━━━━━ SUPPLIED DATA ━━━━━
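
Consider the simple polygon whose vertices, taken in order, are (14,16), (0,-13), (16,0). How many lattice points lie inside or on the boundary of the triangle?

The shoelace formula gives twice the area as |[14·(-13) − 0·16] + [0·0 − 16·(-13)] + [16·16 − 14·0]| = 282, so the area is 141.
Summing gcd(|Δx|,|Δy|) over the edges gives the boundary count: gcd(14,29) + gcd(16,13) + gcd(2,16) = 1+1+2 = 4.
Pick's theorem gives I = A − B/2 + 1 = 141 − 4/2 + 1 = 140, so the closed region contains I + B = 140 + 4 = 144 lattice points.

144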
━━━━━
Repeat all the records. Match each line exactly.

**REPLY TO THE TASK:**
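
Consider the simple polygon whose vertices, taken in order, are (14,16), (0,-13), (16,0). How many lattice points lie inside or on the boundary of the triangle?

The shoelace formula gives twice the area as |[14·(-13) − 0·16] + [0·0 − 16·(-13)] + [16·16 − 14·0]| = 282, so the area is 141.
Summing gcd(|Δx|,|Δy|) over the edges gives the boundary count: gcd(14,29) + gcd(16,13) + gcd(2,16) = 1+1+2 = 4.
Pick's theorem gives I = A − B/2 + 1 = 141 − 4/2 + 1 = 140, so the closed region contains I + B = 140 + 4 = 144 lattice points.

144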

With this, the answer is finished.